**Exercise material:**
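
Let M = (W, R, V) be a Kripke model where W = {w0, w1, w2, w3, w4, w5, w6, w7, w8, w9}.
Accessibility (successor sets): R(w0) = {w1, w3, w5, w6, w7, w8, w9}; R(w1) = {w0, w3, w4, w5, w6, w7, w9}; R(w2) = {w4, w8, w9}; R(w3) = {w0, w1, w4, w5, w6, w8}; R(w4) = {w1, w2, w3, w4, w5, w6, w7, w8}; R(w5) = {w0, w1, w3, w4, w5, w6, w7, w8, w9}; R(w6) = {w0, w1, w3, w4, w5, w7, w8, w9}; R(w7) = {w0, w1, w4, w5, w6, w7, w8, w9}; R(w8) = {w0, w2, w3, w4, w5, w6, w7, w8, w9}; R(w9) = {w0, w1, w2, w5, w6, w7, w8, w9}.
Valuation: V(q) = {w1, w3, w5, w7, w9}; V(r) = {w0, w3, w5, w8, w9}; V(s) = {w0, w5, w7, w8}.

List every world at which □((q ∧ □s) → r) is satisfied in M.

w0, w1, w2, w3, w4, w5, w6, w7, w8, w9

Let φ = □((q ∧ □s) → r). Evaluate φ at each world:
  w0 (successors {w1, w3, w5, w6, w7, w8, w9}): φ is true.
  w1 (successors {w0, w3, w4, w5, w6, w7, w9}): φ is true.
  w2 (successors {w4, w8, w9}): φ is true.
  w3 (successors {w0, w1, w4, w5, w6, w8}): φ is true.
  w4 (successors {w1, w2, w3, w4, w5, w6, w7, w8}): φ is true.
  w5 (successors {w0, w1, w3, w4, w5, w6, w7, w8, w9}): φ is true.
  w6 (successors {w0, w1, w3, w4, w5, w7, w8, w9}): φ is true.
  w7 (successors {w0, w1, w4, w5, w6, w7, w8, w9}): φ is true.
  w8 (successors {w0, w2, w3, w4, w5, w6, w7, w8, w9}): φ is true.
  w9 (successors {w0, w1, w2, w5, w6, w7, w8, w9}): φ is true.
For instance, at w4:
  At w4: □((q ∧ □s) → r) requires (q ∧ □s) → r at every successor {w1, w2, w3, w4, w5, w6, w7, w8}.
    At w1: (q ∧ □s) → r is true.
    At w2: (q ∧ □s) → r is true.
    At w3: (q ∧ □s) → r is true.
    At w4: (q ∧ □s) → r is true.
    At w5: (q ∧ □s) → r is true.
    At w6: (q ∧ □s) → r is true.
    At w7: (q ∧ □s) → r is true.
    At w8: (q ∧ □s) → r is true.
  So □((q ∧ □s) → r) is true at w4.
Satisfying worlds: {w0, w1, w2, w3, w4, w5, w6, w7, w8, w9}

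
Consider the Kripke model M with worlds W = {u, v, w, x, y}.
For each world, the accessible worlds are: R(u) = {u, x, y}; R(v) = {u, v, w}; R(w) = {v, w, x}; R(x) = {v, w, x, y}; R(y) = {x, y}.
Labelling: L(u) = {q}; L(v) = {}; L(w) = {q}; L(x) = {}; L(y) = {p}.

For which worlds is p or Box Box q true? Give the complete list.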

==

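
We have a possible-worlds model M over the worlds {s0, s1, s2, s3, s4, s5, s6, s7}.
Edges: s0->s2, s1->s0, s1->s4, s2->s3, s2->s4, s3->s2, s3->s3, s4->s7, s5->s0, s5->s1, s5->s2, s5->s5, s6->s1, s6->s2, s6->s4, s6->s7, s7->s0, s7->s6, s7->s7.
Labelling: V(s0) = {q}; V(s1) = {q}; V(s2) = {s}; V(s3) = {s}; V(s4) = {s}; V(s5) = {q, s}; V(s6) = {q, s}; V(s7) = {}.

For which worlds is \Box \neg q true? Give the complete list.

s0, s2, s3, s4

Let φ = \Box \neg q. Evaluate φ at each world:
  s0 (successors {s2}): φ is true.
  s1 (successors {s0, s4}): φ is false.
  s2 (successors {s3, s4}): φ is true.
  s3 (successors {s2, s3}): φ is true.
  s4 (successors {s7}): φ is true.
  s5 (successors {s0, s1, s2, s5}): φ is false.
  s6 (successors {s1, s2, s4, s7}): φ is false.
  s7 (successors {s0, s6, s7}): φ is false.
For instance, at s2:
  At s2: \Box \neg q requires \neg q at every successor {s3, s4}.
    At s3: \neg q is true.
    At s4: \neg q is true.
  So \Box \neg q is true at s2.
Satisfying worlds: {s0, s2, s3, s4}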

**Exercise details:**
For each line of the entries that includes "Kripke", show that line.

**Answer box:**
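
Let M = (W, R, V) be a Kripke model where W = {w0, w1, w2, w3, w4, w5, w6, w7, w8, w9}.
Consider the Kripke model M with worlds W = {u, v, w, x, y}.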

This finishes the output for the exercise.